=== Begin Enclosure ===

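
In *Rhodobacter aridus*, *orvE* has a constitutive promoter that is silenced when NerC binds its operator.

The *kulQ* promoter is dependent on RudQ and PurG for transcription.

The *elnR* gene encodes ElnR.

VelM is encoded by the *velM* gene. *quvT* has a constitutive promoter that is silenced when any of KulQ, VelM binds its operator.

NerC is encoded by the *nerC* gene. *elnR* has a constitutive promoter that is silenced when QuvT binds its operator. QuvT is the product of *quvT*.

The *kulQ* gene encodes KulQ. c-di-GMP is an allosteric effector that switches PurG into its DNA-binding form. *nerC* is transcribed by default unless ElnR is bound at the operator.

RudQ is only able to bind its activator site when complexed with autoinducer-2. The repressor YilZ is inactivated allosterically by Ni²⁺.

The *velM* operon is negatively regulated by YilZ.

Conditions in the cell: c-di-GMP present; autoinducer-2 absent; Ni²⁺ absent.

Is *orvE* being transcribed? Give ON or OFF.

OFF

Autoinducer-2 is absent, so RudQ is inactive.
c-di-GMP is present, so PurG is active.
Required activator RudQ is absent, so *kulQ* is not transcribed.
So KulQ is not produced.
Ni²⁺ is absent, so YilZ is active.
With repressor YilZ bound, *velM* is not transcribed.
So VelM is not produced.
With no repressor bound, *quvT* is transcribed.
So QuvT is produced and active.
With repressor QuvT bound, *elnR* is not transcribed.
So ElnR is not produced.
With no repressor bound, *nerC* is transcribed.
So NerC is produced and active.
With repressor NerC bound, *orvE* is not transcribed.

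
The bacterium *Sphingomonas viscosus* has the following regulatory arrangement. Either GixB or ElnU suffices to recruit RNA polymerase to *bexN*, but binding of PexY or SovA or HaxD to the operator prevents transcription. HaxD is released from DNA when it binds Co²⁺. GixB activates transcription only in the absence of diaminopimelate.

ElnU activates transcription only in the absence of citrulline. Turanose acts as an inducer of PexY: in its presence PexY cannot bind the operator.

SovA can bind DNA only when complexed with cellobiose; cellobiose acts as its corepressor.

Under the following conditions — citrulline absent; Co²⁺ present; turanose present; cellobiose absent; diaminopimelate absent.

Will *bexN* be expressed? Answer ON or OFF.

ON

Diaminopimelate is absent, so GixB is active.
Turanose is present, so PexY is inactive.
Citrulline is absent, so ElnU is active.
Cellobiose is absent, so SovA is inactive.
Co²⁺ is present, so HaxD is inactive.
Activator GixB is present, so *bexN* is transcribed.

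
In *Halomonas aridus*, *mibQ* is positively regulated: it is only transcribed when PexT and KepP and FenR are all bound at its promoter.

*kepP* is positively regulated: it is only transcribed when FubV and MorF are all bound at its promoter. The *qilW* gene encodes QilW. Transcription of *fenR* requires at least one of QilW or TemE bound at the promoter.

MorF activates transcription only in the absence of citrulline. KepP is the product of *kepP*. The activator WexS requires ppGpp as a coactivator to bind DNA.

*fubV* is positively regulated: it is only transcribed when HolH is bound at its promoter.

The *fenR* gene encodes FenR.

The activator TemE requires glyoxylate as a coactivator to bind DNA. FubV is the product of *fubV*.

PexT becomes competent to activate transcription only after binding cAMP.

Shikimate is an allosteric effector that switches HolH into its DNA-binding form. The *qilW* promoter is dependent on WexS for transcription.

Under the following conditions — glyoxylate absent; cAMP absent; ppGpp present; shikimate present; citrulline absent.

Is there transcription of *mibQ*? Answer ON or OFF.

OFF

cAMP is absent, so PexT is inactive.
Shikimate is present, so HolH is active.
No repressor is bound and HolH is active, so *fubV* is transcribed.
So FubV is produced and active.
Citrulline is absent, so MorF is active.
No repressor is bound and FubV and MorF are active, so *kepP* is transcribed.
So KepP is produced and active.
ppGpp is present, so WexS is active.
No repressor is bound and WexS is active, so *qilW* is transcribed.
So QilW is produced and active.
Glyoxylate is absent, so TemE is inactive.
Activator QilW is present, so *fenR* is transcribed.
So FenR is produced and active.
Required activator PexT is absent, so *mibQ* is not transcribed.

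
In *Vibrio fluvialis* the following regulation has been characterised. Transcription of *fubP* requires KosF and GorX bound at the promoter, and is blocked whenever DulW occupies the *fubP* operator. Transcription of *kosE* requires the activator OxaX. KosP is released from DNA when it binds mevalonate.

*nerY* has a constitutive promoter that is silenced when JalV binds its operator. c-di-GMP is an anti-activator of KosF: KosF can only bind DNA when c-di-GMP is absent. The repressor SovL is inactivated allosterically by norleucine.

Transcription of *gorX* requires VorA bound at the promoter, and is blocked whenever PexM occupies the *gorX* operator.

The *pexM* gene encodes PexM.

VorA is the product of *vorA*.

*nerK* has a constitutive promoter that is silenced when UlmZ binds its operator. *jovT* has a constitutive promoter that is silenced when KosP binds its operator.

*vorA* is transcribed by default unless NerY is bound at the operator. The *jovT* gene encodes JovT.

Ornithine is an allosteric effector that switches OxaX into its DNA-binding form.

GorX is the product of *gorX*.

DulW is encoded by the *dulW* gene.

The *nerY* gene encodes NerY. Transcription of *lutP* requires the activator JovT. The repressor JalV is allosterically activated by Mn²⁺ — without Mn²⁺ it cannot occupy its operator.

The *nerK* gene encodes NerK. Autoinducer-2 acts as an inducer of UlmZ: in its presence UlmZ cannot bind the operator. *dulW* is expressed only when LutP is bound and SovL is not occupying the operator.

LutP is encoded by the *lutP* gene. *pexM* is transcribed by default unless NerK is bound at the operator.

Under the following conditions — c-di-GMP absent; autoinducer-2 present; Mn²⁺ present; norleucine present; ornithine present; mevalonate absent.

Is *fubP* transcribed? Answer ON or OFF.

ON

c-di-GMP is absent, so KosF is active.
Mn²⁺ is present, so JalV is active.
With repressor JalV bound, *nerY* is not transcribed.
So NerY is not produced.
With no repressor bound, *vorA* is transcribed.
So VorA is produced and active.
Autoinducer-2 is present, so UlmZ is inactive.
With no repressor bound, *nerK* is transcribed.
So NerK is produced and active.
With repressor NerK bound, *pexM* is not transcribed.
So PexM is not produced.
No repressor is bound and VorA is active, so *gorX* is transcribed.
So GorX is produced and active.
Mevalonate is absent, so KosP is active.
With repressor KosP bound, *jovT* is not transcribed.
So JovT is not produced.
Required activator JovT is absent, so *lutP* is not transcribed.
So LutP is not produced.
Norleucine is present, so SovL is inactive.
Required activator LutP is absent, so *dulW* is not transcribed.
So DulW is not produced.
No repressor is bound and KosF and GorX are active, so *fubP* is transcribed.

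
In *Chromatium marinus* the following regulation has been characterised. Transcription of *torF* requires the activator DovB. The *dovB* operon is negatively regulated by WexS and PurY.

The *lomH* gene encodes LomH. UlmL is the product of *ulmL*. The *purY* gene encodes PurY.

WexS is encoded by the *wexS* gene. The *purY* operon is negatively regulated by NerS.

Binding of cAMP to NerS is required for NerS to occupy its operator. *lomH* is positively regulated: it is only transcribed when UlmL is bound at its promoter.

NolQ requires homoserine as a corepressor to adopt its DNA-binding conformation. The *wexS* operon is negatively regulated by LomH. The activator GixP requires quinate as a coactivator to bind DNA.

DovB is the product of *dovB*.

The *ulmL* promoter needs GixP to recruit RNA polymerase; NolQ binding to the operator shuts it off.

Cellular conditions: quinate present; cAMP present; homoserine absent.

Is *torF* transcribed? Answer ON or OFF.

Quinate is present, so GixP is active.
Homoserine is absent, so NolQ is inactive.
No repressor is bound and GixP is active, so *ulmL* is transcribed.
So UlmL is produced and active.
No repressor is bound and UlmL is active, so *lomH* is transcribed.
So LomH is produced and active.
With repressor LomH bound, *wexS* is not transcribed.
So WexS is not produced.
cAMP is present, so NerS is active.
With repressor NerS bound, *purY* is not transcribed.
So PurY is not produced.
With no repressor bound, *dovB* is transcribed.
So DovB is produced and active.
No repressor is bound and DovB is active, so *torF* is transcribed.

ON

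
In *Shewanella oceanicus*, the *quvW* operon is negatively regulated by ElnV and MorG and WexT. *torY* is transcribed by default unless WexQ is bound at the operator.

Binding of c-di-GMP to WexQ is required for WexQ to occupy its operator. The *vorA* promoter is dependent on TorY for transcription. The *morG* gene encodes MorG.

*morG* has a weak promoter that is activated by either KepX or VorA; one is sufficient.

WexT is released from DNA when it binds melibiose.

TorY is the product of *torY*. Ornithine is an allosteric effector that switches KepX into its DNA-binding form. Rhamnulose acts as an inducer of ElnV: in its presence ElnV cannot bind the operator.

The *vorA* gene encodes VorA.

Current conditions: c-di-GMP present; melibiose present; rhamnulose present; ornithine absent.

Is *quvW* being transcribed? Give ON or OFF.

Rhamnulose is present, so ElnV is inactive.
Ornithine is absent, so KepX is inactive.
c-di-GMP is present, so WexQ is active.
With repressor WexQ bound, *torY* is not transcribed.
So TorY is not produced.
Required activator TorY is absent, so *vorA* is not transcribed.
So VorA is not produced.
No activator is available at the *morG* promoter, so *morG* is not transcribed.
So MorG is not produced.
Melibiose is present, so WexT is inactive.
With no repressor bound, *quvW* is transcribed.

ON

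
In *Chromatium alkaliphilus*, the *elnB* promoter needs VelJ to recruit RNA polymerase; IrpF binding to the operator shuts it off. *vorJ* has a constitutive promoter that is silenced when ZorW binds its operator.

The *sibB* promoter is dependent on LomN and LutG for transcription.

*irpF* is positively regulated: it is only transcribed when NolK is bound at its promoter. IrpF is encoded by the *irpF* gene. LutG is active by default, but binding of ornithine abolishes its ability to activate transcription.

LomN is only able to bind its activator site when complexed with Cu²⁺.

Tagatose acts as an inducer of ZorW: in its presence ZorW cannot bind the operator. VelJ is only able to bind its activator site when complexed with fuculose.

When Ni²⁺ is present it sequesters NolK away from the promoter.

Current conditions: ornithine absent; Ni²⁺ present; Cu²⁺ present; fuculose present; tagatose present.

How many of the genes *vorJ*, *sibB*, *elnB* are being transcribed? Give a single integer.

3

Tagatose is present, so ZorW is inactive.
With no repressor bound, *vorJ* is transcribed.
→ *vorJ* is ON.
Cu²⁺ is present, so LomN is active.
Ornithine is absent, so LutG is active.
No repressor is bound and LomN and LutG are active, so *sibB* is transcribed.
→ *sibB* is ON.
Fuculose is present, so VelJ is active.
Ni²⁺ is present, so NolK is inactive.
Required activator NolK is absent, so *irpF* is not transcribed.
So IrpF is not produced.
No repressor is bound and VelJ is active, so *elnB* is transcribed.
→ *elnB* is ON.
3 of the 3 genes are transcribed.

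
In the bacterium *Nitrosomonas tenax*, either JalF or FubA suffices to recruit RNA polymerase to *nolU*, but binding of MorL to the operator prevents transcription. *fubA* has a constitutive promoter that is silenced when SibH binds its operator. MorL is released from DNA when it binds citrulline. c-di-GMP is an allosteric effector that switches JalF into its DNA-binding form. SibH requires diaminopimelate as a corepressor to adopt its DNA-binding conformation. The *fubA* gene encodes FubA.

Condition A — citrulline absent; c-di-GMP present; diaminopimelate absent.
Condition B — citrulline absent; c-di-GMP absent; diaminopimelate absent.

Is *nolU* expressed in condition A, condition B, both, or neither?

Condition A:
Citrulline is absent, so MorL is active.
c-di-GMP is present, so JalF is active.
Diaminopimelate is absent, so SibH is inactive.
With no repressor bound, *fubA* is transcribed.
So FubA is produced and active.
With repressor MorL bound, *nolU* is not transcribed.
→ *nolU* is OFF in A.
Condition B:
Citrulline is absent, so MorL is active.
c-di-GMP is absent, so JalF is inactive.
Diaminopimelate is absent, so SibH is inactive.
With no repressor bound, *fubA* is transcribed.
So FubA is produced and active.
With repressor MorL bound, *nolU* is not transcribed.
→ *nolU* is OFF in B.

neither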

=== End Enclosure ===

TASK: Nothing past the line containing "NerC is encoded" should be restated; transcribe the material exactly from its first line through that line.

PROBLEM SOLUTION:
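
In *Rhodobacter aridus*, *orvE* has a constitutive promoter that is silenced when NerC binds its operator.

The *kulQ* promoter is dependent on RudQ and PurG for transcription.

The *elnR* gene encodes ElnR.

VelM is encoded by the *velM* gene. *quvT* has a constitutive promoter that is silenced when any of KulQ, VelM binds its operator.

NerC is encoded by the *nerC* gene. *elnR* has a constitutive promoter that is silenced when QuvT binds its operator. QuvT is the product of *quvT*.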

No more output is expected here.